WHAT TO DO: If a line in the data holds "west", copy that line out in full.

DATA SHOWN below:

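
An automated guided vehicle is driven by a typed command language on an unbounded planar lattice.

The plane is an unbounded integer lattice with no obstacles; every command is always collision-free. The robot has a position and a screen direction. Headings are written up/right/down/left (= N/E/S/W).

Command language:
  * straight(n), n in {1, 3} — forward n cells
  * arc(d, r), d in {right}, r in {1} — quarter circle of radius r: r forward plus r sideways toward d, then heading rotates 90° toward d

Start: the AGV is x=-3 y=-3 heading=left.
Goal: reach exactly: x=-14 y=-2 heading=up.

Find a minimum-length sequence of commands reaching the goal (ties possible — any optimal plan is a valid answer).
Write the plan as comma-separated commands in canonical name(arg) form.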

End of DATA SHOWN.
DATA SHOWN below:

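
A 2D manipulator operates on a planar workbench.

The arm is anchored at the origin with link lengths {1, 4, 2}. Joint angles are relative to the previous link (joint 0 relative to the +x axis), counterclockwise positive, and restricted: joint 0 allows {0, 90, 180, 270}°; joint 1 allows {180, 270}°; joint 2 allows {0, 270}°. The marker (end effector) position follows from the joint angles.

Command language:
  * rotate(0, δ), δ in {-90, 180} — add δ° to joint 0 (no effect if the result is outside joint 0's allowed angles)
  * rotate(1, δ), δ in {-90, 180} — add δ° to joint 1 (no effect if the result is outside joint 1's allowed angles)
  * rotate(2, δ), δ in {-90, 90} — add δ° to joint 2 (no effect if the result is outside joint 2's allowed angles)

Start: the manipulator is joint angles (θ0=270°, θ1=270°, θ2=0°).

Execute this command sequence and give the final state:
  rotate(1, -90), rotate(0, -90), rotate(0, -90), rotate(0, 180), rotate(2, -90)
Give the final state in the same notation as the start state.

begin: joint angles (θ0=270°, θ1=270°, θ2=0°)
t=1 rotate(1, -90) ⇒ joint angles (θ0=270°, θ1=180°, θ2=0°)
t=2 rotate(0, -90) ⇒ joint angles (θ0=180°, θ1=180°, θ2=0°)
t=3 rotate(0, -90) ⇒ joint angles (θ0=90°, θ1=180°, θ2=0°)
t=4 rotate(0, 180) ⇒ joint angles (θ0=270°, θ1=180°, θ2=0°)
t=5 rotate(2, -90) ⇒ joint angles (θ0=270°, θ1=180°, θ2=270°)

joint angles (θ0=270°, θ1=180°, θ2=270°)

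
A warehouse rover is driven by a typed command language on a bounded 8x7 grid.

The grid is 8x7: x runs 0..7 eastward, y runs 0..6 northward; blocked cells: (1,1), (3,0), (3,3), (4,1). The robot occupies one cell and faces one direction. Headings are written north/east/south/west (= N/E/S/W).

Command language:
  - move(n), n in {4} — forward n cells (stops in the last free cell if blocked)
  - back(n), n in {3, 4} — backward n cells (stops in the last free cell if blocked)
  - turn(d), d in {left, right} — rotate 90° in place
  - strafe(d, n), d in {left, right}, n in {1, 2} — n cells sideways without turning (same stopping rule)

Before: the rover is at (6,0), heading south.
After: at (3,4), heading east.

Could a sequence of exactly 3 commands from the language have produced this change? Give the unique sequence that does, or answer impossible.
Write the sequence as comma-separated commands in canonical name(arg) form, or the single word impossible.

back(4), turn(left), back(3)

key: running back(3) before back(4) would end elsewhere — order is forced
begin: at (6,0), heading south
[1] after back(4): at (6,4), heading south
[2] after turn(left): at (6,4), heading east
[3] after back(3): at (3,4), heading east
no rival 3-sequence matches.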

End of DATA SHOWN.
DATA SHOWN below:

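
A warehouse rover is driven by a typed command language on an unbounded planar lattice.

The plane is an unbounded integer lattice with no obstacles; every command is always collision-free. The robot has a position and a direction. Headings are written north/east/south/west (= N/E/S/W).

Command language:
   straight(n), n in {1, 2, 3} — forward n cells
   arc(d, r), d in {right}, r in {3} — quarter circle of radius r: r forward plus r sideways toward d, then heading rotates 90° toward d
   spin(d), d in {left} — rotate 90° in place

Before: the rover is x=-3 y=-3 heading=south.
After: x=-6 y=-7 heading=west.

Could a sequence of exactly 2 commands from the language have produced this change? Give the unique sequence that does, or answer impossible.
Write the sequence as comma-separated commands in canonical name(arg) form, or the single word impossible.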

End of DATA SHOWN.

EXPECTED OUTPUT:
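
The grid is 8x7: x runs 0..7 eastward, y runs 0..6 northward; blocked cells: (1,1), (3,0), (3,3), (4,1). The robot occupies one cell and faces one direction. Headings are written north/east/south/west (= N/E/S/W).
The plane is an unbounded integer lattice with no obstacles; every command is always collision-free. The robot has a position and a direction. Headings are written north/east/south/west (= N/E/S/W).
After: x=-6 y=-7 heading=west.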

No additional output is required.